__What the task requires__
If a line in the records below holds the string "risk", count it; give only the total.

──────────────────────────────

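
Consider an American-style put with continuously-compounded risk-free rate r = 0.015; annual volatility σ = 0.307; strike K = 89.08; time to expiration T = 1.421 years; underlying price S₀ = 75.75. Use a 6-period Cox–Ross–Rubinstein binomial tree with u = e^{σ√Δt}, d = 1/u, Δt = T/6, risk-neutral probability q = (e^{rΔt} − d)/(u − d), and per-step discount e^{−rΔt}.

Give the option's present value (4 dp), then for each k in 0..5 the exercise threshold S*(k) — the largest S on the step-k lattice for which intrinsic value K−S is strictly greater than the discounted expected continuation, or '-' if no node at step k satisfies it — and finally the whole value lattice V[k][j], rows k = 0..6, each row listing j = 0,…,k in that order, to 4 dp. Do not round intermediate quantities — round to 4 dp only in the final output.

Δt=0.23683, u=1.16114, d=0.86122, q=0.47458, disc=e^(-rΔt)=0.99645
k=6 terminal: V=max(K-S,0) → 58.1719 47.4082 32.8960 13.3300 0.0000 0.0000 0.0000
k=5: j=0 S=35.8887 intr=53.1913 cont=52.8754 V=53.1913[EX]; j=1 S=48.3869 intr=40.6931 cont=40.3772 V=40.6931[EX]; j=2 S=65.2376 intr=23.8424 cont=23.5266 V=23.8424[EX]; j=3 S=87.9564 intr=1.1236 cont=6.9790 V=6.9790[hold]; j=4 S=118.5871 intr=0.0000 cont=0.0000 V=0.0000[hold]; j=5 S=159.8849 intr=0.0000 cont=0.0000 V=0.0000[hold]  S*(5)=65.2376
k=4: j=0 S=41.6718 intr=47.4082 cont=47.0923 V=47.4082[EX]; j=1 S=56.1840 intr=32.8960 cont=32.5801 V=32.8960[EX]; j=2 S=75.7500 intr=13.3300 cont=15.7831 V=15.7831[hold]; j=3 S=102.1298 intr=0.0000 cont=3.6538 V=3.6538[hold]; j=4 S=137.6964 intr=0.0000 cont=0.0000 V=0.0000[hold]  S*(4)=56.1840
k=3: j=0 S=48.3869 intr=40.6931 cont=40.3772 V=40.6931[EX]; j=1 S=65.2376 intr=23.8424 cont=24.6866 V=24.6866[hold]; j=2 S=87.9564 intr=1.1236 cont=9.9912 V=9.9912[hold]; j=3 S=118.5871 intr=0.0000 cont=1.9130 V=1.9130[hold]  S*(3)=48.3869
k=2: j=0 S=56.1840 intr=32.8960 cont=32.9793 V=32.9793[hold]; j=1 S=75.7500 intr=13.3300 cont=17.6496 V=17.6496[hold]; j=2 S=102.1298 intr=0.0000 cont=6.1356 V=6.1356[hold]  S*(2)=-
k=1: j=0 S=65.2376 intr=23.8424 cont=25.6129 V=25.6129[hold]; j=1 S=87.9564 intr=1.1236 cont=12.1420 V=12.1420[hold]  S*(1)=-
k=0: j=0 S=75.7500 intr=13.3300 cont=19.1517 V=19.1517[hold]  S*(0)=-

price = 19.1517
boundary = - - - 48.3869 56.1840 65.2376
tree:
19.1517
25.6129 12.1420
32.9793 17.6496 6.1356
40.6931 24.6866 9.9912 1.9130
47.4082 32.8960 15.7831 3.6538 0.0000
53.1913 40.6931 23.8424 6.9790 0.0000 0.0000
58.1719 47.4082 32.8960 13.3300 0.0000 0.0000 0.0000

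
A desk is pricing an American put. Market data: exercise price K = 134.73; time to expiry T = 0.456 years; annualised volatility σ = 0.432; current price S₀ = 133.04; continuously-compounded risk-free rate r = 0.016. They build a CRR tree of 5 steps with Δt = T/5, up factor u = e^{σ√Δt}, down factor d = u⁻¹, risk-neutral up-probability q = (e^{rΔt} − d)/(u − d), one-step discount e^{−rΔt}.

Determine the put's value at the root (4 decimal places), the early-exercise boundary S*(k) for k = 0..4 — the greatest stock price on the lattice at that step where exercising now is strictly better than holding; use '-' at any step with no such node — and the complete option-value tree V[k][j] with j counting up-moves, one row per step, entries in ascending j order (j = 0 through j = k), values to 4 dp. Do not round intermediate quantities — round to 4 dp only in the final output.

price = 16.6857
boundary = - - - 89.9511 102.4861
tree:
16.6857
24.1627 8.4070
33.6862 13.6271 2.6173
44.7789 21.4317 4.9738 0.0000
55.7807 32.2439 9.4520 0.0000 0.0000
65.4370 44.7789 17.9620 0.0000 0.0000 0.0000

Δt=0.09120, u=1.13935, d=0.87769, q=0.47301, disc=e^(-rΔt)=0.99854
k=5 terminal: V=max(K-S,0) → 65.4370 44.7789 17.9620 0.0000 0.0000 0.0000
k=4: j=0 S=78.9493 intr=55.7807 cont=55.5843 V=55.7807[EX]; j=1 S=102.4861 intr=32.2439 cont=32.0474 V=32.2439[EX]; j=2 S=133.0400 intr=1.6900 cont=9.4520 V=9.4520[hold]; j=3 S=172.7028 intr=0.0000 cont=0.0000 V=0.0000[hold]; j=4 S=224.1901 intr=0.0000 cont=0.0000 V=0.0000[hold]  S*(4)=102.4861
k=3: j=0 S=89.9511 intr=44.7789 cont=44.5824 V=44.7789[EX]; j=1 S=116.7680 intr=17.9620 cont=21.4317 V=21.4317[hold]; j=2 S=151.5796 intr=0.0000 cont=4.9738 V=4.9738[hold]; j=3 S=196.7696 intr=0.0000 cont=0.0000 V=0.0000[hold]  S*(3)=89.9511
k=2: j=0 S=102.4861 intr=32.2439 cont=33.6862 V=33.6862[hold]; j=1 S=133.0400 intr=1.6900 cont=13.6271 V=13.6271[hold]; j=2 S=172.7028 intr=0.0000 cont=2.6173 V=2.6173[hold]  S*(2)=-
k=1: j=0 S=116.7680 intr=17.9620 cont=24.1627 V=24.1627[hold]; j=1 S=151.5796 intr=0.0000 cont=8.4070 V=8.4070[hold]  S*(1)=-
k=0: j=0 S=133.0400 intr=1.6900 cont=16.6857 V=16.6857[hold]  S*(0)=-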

──────────────────────────────

__Task solution__
2